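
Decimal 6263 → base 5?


Divide by 5 repeatedly:
6263 ÷ 5 = 1252 remainder 3
1252 ÷ 5 = 250 remainder 2
250 ÷ 5 = 50 remainder 0
50 ÷ 5 = 10 remainder 0
10 ÷ 5 = 2 remainder 0
2 ÷ 5 = 0 remainder 2
Reading remainders bottom-up:
= 200023


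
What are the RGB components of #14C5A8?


Hex: #14C5A8
R = 14₁₆ = 20
G = C5₁₆ = 197
B = A8₁₆ = 168
= RGB(20, 197, 168)


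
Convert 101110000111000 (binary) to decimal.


Positional values:
Bit 3: 1 × 2^3 = 8
Bit 4: 1 × 2^4 = 16
Bit 5: 1 × 2^5 = 32
Bit 10: 1 × 2^10 = 1024
Bit 11: 1 × 2^11 = 2048
Bit 12: 1 × 2^12 = 4096
Bit 14: 1 × 2^14 = 16384
Sum = 8 + 16 + 32 + 1024 + 2048 + 4096 + 16384
= 23608


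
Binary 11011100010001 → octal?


Group into 3-bit groups: 011011100010001
  011 = 3
  011 = 3
  100 = 4
  010 = 2
  001 = 1
= 0o33421


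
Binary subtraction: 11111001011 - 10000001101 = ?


Align and subtract column by column (LSB to MSB, borrowing when needed):
  11111001011
- 10000001101
  -----------
  col 0: (1 - 0 borrow-in) - 1 → 1 - 1 = 0, borrow out 0
  col 1: (1 - 0 borrow-in) - 0 → 1 - 0 = 1, borrow out 0
  col 2: (0 - 0 borrow-in) - 1 → borrow from next column: (0+2) - 1 = 1, borrow out 1
  col 3: (1 - 1 borrow-in) - 1 → borrow from next column: (0+2) - 1 = 1, borrow out 1
  col 4: (0 - 1 borrow-in) - 0 → borrow from next column: (-1+2) - 0 = 1, borrow out 1
  col 5: (0 - 1 borrow-in) - 0 → borrow from next column: (-1+2) - 0 = 1, borrow out 1
  col 6: (1 - 1 borrow-in) - 0 → 0 - 0 = 0, borrow out 0
  col 7: (1 - 0 borrow-in) - 0 → 1 - 0 = 1, borrow out 0
  col 8: (1 - 0 borrow-in) - 0 → 1 - 0 = 1, borrow out 0
  col 9: (1 - 0 borrow-in) - 0 → 1 - 0 = 1, borrow out 0
  col 10: (1 - 0 borrow-in) - 1 → 1 - 1 = 0, borrow out 0
Reading bits MSB→LSB: 01110111110
Strip leading zeros: 1110111110
= 1110111110


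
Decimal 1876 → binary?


Divide by 2 repeatedly:
1876 ÷ 2 = 938 remainder 0
938 ÷ 2 = 469 remainder 0
469 ÷ 2 = 234 remainder 1
234 ÷ 2 = 117 remainder 0
117 ÷ 2 = 58 remainder 1
58 ÷ 2 = 29 remainder 0
29 ÷ 2 = 14 remainder 1
14 ÷ 2 = 7 remainder 0
7 ÷ 2 = 3 remainder 1
3 ÷ 2 = 1 remainder 1
1 ÷ 2 = 0 remainder 1
Reading remainders bottom-up:
= 11101010100


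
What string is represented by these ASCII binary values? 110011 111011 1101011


Codes (binary): 110011 111011 1101011
Per-code ASCII lookup:
  110011 = 51  (range 48-57: digits, 51 - 48 = 3) → '3'
  111011 = 59  (special character) → ';'
  1101011 = 107  (range 97-122: lowercase, 107 - 97 = 10) → 'k'
= '3;k'


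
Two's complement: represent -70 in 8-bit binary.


Original: 01000110
Step 1 - Invert all bits: 10111001
Step 2 - Add 1: 10111001 + 1
= 10111010 (represents -70)


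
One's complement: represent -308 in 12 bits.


Original: 000100110100
Invert all bits:
  bit 0: 0 → 1
  bit 1: 0 → 1
  bit 2: 0 → 1
  bit 3: 1 → 0
  bit 4: 0 → 1
  bit 5: 0 → 1
  bit 6: 1 → 0
  bit 7: 1 → 0
  bit 8: 0 → 1
  bit 9: 1 → 0
  bit 10: 0 → 1
  bit 11: 0 → 1
= 111011001011


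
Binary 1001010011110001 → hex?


Group into 4-bit nibbles: 1001010011110001
  1001 = 9
  0100 = 4
  1111 = F
  0001 = 1
= 0x94F1


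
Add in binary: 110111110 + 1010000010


Align and add column by column (LSB to MSB, carry propagating):
  00110111110
+ 01010000010
  -----------
  col 0: 0 + 0 + 0 (carry in) = 0 → bit 0, carry out 0
  col 1: 1 + 1 + 0 (carry in) = 2 → bit 0, carry out 1
  col 2: 1 + 0 + 1 (carry in) = 2 → bit 0, carry out 1
  col 3: 1 + 0 + 1 (carry in) = 2 → bit 0, carry out 1
  col 4: 1 + 0 + 1 (carry in) = 2 → bit 0, carry out 1
  col 5: 1 + 0 + 1 (carry in) = 2 → bit 0, carry out 1
  col 6: 0 + 0 + 1 (carry in) = 1 → bit 1, carry out 0
  col 7: 1 + 1 + 0 (carry in) = 2 → bit 0, carry out 1
  col 8: 1 + 0 + 1 (carry in) = 2 → bit 0, carry out 1
  col 9: 0 + 1 + 1 (carry in) = 2 → bit 0, carry out 1
  col 10: 0 + 0 + 1 (carry in) = 1 → bit 1, carry out 0
Reading bits MSB→LSB: 10001000000
Strip leading zeros: 10001000000
= 10001000000


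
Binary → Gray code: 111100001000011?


Binary: 111100001000011
Gray code: G = B XOR (B >> 1)
B >> 1 = 011110000100001
111100001000011 XOR 011110000100001:
  1 XOR 0 = 1
  1 XOR 1 = 0
  1 XOR 1 = 0
  1 XOR 1 = 0
  0 XOR 1 = 1
  0 XOR 0 = 0
  0 XOR 0 = 0
  0 XOR 0 = 0
  1 XOR 0 = 1
  0 XOR 1 = 1
  0 XOR 0 = 0
  0 XOR 0 = 0
  0 XOR 0 = 0
  1 XOR 0 = 1
  1 XOR 1 = 0
= 100010001100010


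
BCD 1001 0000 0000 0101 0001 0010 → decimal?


Each 4-bit group → digit:
  1001 → 9
  0000 → 0
  0000 → 0
  0101 → 5
  0001 → 1
  0010 → 2
= 900512


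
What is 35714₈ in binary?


Each octal digit → 3 binary bits:
  3 = 011
  5 = 101
  7 = 111
  1 = 001
  4 = 100
Concatenate: 011 101 111 001 100
= 011101111001100


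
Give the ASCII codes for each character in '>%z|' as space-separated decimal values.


String: '>%z|'  (4 characters)
Per-character ASCII lookup:
  '>': special character: '>' = 62
  '%': special character: '%' = 37
  'z': lowercase starts at 97: 'z' = 97 + 25 = 122
  '|': special character: '|' = 124
= 62 37 122 124


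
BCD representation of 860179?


Each digit → 4-bit binary:
  8 → 1000
  6 → 0110
  0 → 0000
  1 → 0001
  7 → 0111
  9 → 1001
= 1000 0110 0000 0001 0111 1001


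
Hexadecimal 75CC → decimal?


Positional values:
Position 0: C × 16^0 = 12 × 1 = 12
Position 1: C × 16^1 = 12 × 16 = 192
Position 2: 5 × 16^2 = 5 × 256 = 1280
Position 3: 7 × 16^3 = 7 × 4096 = 28672
Sum = 12 + 192 + 1280 + 28672
= 30156


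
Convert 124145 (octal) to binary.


Each octal digit → 3 binary bits:
  1 = 001
  2 = 010
  4 = 100
  1 = 001
  4 = 100
  5 = 101
Concatenate: 001 010 100 001 100 101
= 001010100001100101


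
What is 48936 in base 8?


Divide by 8 repeatedly:
48936 ÷ 8 = 6117 remainder 0
6117 ÷ 8 = 764 remainder 5
764 ÷ 8 = 95 remainder 4
95 ÷ 8 = 11 remainder 7
11 ÷ 8 = 1 remainder 3
1 ÷ 8 = 0 remainder 1
Reading remainders bottom-up:
= 0o137450


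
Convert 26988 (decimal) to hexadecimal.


Divide by 16 repeatedly:
26988 ÷ 16 = 1686 remainder 12 (C)
1686 ÷ 16 = 105 remainder 6 (6)
105 ÷ 16 = 6 remainder 9 (9)
6 ÷ 16 = 0 remainder 6 (6)
Reading remainders bottom-up:
= 0x696C


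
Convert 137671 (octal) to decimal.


Positional values:
Position 0: 1 × 8^0 = 1
Position 1: 7 × 8^1 = 56
Position 2: 6 × 8^2 = 384
Position 3: 7 × 8^3 = 3584
Position 4: 3 × 8^4 = 12288
Position 5: 1 × 8^5 = 32768
Sum = 1 + 56 + 384 + 3584 + 12288 + 32768
= 49081


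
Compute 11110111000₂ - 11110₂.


Align and subtract column by column (LSB to MSB, borrowing when needed):
  11110111000
- 00000011110
  -----------
  col 0: (0 - 0 borrow-in) - 0 → 0 - 0 = 0, borrow out 0
  col 1: (0 - 0 borrow-in) - 1 → borrow from next column: (0+2) - 1 = 1, borrow out 1
  col 2: (0 - 1 borrow-in) - 1 → borrow from next column: (-1+2) - 1 = 0, borrow out 1
  col 3: (1 - 1 borrow-in) - 1 → borrow from next column: (0+2) - 1 = 1, borrow out 1
  col 4: (1 - 1 borrow-in) - 1 → borrow from next column: (0+2) - 1 = 1, borrow out 1
  col 5: (1 - 1 borrow-in) - 0 → 0 - 0 = 0, borrow out 0
  col 6: (0 - 0 borrow-in) - 0 → 0 - 0 = 0, borrow out 0
  col 7: (1 - 0 borrow-in) - 0 → 1 - 0 = 1, borrow out 0
  col 8: (1 - 0 borrow-in) - 0 → 1 - 0 = 1, borrow out 0
  col 9: (1 - 0 borrow-in) - 0 → 1 - 0 = 1, borrow out 0
  col 10: (1 - 0 borrow-in) - 0 → 1 - 0 = 1, borrow out 0
Reading bits MSB→LSB: 11110011010
Strip leading zeros: 11110011010
= 11110011010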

Your instructions: Copy out every line of the entries where the string "Divide" shows up.

Answer box:
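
Divide by 5 repeatedly:
Divide by 2 repeatedly:
Divide by 8 repeatedly:
Divide by 16 repeatedly: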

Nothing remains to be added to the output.